Work request: Please repeat the listing in its entirety, without any alteration.

Material provided:
%%
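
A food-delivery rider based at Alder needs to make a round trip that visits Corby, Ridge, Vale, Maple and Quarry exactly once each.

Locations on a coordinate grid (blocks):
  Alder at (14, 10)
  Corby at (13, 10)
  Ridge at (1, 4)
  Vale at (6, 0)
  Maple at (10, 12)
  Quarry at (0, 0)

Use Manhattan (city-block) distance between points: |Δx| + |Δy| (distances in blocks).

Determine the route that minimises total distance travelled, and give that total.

Shortest round trip = 52 blocks.

Alder - Corby - Ridge - Vale - Maple - Quarry - Alder: 1+18+9+16+22+24 = 90
Alder - Corby - Ridge - Vale - Quarry - Maple - Alder: 1+18+9+6+22+6 = 62
Alder - Corby - Ridge - Maple - Vale - Quarry - Alder: 1+18+17+16+6+24 = 82
Alder - Corby - Ridge - Maple - Quarry - Vale - Alder: 1+18+17+22+6+18 = 82
Alder - Corby - Ridge - Quarry - Vale - Maple - Alder: 1+18+5+6+16+6 = 52
Alder - Corby - Ridge - Quarry - Maple - Vale - Alder: 1+18+5+22+16+18 = 80
Alder - Corby - Vale - Ridge - Maple - Quarry - Alder: 1+17+9+17+22+24 = 90
Alder - Corby - Vale - Ridge - Quarry - Maple - Alder: 1+17+9+5+22+6 = 60
Alder - Corby - Vale - Maple - Ridge - Quarry - Alder: 1+17+16+17+5+24 = 80
Alder - Corby - Vale - Maple - Quarry - Ridge - Alder: 1+17+16+22+5+19 = 80
Alder - Corby - Vale - Quarry - Ridge - Maple - Alder: 1+17+6+5+17+6 = 52
Alder - Corby - Vale - Quarry - Maple - Ridge - Alder: 1+17+6+22+17+19 = 82
Alder - Corby - Maple - Ridge - Vale - Quarry - Alder: 1+5+17+9+6+24 = 62
Alder - Corby - Maple - Ridge - Quarry - Vale - Alder: 1+5+17+5+6+18 = 52
… (46 more)
The minimum is 52.
One optimal route: Alder → Corby → Ridge → Quarry → Vale → Maple → Alder (or its reverse).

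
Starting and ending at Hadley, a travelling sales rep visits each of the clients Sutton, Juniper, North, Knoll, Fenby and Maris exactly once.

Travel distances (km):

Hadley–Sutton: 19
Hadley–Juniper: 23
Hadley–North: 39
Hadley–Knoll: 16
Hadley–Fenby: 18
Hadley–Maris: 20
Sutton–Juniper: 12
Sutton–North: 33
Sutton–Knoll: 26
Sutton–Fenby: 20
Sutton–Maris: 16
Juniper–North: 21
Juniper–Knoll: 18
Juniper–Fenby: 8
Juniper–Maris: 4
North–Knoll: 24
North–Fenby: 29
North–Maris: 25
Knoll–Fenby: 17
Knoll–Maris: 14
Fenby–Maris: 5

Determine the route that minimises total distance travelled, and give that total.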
%%
Response to the exercise:
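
A food-delivery rider based at Alder needs to make a round trip that visits Corby, Ridge, Vale, Maple and Quarry exactly once each.

Locations on a coordinate grid (blocks):
  Alder at (14, 10)
  Corby at (13, 10)
  Ridge at (1, 4)
  Vale at (6, 0)
  Maple at (10, 12)
  Quarry at (0, 0)

Use Manhattan (city-block) distance between points: |Δx| + |Δy| (distances in blocks).

Determine the route that minimises total distance travelled, and give that total.

Shortest round trip = 52 blocks.

Alder - Corby - Ridge - Vale - Maple - Quarry - Alder: 1+18+9+16+22+24 = 90
Alder - Corby - Ridge - Vale - Quarry - Maple - Alder: 1+18+9+6+22+6 = 62
Alder - Corby - Ridge - Maple - Vale - Quarry - Alder: 1+18+17+16+6+24 = 82
Alder - Corby - Ridge - Maple - Quarry - Vale - Alder: 1+18+17+22+6+18 = 82
Alder - Corby - Ridge - Quarry - Vale - Maple - Alder: 1+18+5+6+16+6 = 52
Alder - Corby - Ridge - Quarry - Maple - Vale - Alder: 1+18+5+22+16+18 = 80
Alder - Corby - Vale - Ridge - Maple - Quarry - Alder: 1+17+9+17+22+24 = 90
Alder - Corby - Vale - Ridge - Quarry - Maple - Alder: 1+17+9+5+22+6 = 60
Alder - Corby - Vale - Maple - Ridge - Quarry - Alder: 1+17+16+17+5+24 = 80
Alder - Corby - Vale - Maple - Quarry - Ridge - Alder: 1+17+16+22+5+19 = 80
Alder - Corby - Vale - Quarry - Ridge - Maple - Alder: 1+17+6+5+17+6 = 52
Alder - Corby - Vale - Quarry - Maple - Ridge - Alder: 1+17+6+22+17+19 = 82
Alder - Corby - Maple - Ridge - Vale - Quarry - Alder: 1+5+17+9+6+24 = 62
Alder - Corby - Maple - Ridge - Quarry - Vale - Alder: 1+5+17+5+6+18 = 52
… (46 more)
The minimum is 52.
One optimal route: Alder → Corby → Ridge → Quarry → Vale → Maple → Alder (or its reverse).

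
Starting and ending at Hadley, a travelling sales rep visits each of the clients Sutton, Juniper, North, Knoll, Fenby and Maris exactly once.

Travel distances (km):

Hadley–Sutton: 19
Hadley–Juniper: 23
Hadley–North: 39
Hadley–Knoll: 16
Hadley–Fenby: 18
Hadley–Maris: 20
Sutton–Juniper: 12
Sutton–North: 33
Sutton–Knoll: 26
Sutton–Fenby: 20
Sutton–Maris: 16
Juniper–North: 21
Juniper–Knoll: 18
Juniper–Fenby: 8
Juniper–Maris: 4
North–Knoll: 24
North–Fenby: 29
North–Maris: 25
Knoll–Fenby: 17
Knoll–Maris: 14
Fenby–Maris: 5

Determine the route that minimises total distance travelled, and give that total.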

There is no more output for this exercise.